Task material below:

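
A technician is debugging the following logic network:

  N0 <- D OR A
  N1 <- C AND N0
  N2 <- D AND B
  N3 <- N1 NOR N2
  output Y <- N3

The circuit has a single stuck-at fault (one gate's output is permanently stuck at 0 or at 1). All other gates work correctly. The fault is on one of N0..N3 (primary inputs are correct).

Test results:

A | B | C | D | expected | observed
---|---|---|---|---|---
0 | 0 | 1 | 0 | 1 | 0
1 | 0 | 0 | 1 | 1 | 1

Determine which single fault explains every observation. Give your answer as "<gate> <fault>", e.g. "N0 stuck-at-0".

Fault-free values for test 1 (A=0, B=0, C=1, D=0): N0=0, N1=0, N2=0, N3=1, giving Y=1. Observed 0.
Test 1: faults giving observed 0 are {N0 stuck-at-1, N1 stuck-at-1, N2 stuck-at-1, N3 stuck-at-0}.
Test 2 (A=1, B=0, C=0, D=1): fault-free N0=1, N1=0, N2=0, N3=1 → 1; observed 1. Eliminates N1 stuck-at-1, N2 stuck-at-1, N3 stuck-at-0.
Only N0 stuck-at-1 is consistent with every test.

N0 stuck-at-1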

End of Task material.

> Task details: Word for word, output all of the material above.

> Solution:
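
A technician is debugging the following logic network:

  N0 <- D OR A
  N1 <- C AND N0
  N2 <- D AND B
  N3 <- N1 NOR N2
  output Y <- N3

The circuit has a single stuck-at fault (one gate's output is permanently stuck at 0 or at 1). All other gates work correctly. The fault is on one of N0..N3 (primary inputs are correct).

Test results:

A | B | C | D | expected | observed
---|---|---|---|---|---
0 | 0 | 1 | 0 | 1 | 0
1 | 0 | 0 | 1 | 1 | 1

Determine which single fault explains every observation. Give your answer as "<gate> <fault>", e.g. "N0 stuck-at-0".

Fault-free values for test 1 (A=0, B=0, C=1, D=0): N0=0, N1=0, N2=0, N3=1, giving Y=1. Observed 0.
Test 1: faults giving observed 0 are {N0 stuck-at-1, N1 stuck-at-1, N2 stuck-at-1, N3 stuck-at-0}.
Test 2 (A=1, B=0, C=0, D=1): fault-free N0=1, N1=0, N2=0, N3=1 → 1; observed 1. Eliminates N1 stuck-at-1, N2 stuck-at-1, N3 stuck-at-0.
Only N0 stuck-at-1 is consistent with every test.

N0 stuck-at-1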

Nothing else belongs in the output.